(Stored entries)
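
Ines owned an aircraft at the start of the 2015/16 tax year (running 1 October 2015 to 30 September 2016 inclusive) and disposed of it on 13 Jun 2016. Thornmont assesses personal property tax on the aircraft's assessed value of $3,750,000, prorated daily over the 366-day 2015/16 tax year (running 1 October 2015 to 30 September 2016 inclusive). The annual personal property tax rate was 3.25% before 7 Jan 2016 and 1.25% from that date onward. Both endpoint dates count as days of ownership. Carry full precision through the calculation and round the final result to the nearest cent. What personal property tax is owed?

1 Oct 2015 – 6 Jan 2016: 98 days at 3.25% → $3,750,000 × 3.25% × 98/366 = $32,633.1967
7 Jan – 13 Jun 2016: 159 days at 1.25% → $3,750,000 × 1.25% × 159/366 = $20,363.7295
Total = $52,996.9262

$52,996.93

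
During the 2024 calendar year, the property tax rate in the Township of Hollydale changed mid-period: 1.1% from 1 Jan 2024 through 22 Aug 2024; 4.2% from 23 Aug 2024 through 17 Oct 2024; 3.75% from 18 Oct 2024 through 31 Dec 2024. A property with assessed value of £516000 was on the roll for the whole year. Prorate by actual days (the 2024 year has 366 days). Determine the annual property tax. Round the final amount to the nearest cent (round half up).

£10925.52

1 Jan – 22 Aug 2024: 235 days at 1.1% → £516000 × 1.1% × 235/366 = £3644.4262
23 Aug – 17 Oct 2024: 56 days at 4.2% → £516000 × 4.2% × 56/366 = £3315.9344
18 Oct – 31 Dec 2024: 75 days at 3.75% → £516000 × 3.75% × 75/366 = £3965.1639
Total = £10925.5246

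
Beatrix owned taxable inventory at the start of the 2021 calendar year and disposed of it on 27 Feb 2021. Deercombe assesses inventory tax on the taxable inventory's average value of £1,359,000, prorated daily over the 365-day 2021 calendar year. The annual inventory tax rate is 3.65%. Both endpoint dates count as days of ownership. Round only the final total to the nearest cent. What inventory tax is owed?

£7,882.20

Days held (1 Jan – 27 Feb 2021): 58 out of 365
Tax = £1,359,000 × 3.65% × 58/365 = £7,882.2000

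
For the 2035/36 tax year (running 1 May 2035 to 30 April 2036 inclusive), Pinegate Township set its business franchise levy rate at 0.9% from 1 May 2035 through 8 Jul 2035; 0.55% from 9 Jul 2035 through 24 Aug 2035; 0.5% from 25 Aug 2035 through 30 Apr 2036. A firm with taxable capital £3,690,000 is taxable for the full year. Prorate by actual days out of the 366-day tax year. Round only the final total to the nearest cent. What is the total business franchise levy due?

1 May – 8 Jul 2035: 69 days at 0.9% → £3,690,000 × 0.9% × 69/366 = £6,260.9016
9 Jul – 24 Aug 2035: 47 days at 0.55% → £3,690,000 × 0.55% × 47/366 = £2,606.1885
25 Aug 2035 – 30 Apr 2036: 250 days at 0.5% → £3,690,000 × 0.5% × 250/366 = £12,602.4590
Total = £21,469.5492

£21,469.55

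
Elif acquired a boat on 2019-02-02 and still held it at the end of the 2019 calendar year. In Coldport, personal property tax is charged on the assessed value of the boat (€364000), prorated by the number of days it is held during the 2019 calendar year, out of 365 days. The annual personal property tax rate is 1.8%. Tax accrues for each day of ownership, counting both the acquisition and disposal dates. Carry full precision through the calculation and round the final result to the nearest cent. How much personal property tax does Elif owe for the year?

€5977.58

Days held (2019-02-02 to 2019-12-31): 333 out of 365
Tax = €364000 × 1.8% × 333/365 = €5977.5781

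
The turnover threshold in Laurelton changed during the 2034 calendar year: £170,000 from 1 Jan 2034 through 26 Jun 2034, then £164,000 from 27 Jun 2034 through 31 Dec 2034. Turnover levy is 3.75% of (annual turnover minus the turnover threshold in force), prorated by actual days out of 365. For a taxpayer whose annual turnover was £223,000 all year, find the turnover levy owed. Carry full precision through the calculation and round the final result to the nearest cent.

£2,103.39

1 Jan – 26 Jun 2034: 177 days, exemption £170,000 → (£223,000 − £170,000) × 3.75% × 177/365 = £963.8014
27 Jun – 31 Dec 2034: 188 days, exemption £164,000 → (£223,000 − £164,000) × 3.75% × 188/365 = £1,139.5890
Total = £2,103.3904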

= Task to complete =
From the line containing "Elif acquired a" down to the last line of the records, transcribe every line exactly and add nothing else.

= Result =
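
Elif acquired a boat on 2019-02-02 and still held it at the end of the 2019 calendar year. In Coldport, personal property tax is charged on the assessed value of the boat (€364000), prorated by the number of days it is held during the 2019 calendar year, out of 365 days. The annual personal property tax rate is 1.8%. Tax accrues for each day of ownership, counting both the acquisition and disposal dates. Carry full precision through the calculation and round the final result to the nearest cent. How much personal property tax does Elif owe for the year?

€5977.58

Days held (2019-02-02 to 2019-12-31): 333 out of 365
Tax = €364000 × 1.8% × 333/365 = €5977.5781

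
The turnover threshold in Laurelton changed during the 2034 calendar year: £170,000 from 1 Jan 2034 through 26 Jun 2034, then £164,000 from 27 Jun 2034 through 31 Dec 2034. Turnover levy is 3.75% of (annual turnover minus the turnover threshold in force), prorated by actual days out of 365. For a taxpayer whose annual turnover was £223,000 all year, find the turnover levy owed. Carry full precision through the calculation and round the final result to the nearest cent.

£2,103.39

1 Jan – 26 Jun 2034: 177 days, exemption £170,000 → (£223,000 − £170,000) × 3.75% × 177/365 = £963.8014
27 Jun – 31 Dec 2034: 188 days, exemption £164,000 → (£223,000 − £164,000) × 3.75% × 188/365 = £1,139.5890
Total = £2,103.3904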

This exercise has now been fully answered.